=== Aim of the exercise ===
Copy the records below exactly as they are written.

Saved entries
——
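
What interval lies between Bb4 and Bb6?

B to B is the same letter name, plus 2 octaves, so the interval is some kind of fifteenth.
The perfect fifteenth spans 24 semitones, and Bb4 to Bb6 is exactly 24 semitones — so this is a perfect fifteenth.
(Equivalently, a compound perfect octave: a perfect octave plus an octave.)

perfect fifteenth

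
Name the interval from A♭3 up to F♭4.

minor 6th

A to F spans six letter names (A-B-C-D-E-F) — that makes it a sixth of some quality.
Ab3 to Fb4 is 8 semitones, a half step short of the major sixth (9), so this is minor.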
——
=== Your solution ===
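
What interval lies between Bb4 and Bb6?

B to B is the same letter name, plus 2 octaves, so the interval is some kind of fifteenth.
The perfect fifteenth spans 24 semitones, and Bb4 to Bb6 is exactly 24 semitones — so this is a perfect fifteenth.
(Equivalently, a compound perfect octave: a perfect octave plus an octave.)

perfect fifteenth

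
Name the interval from A♭3 up to F♭4.

minor 6th

A to F spans six letter names (A-B-C-D-E-F) — that makes it a sixth of some quality.
Ab3 to Fb4 is 8 semitones, a half step short of the major sixth (9), so this is minor.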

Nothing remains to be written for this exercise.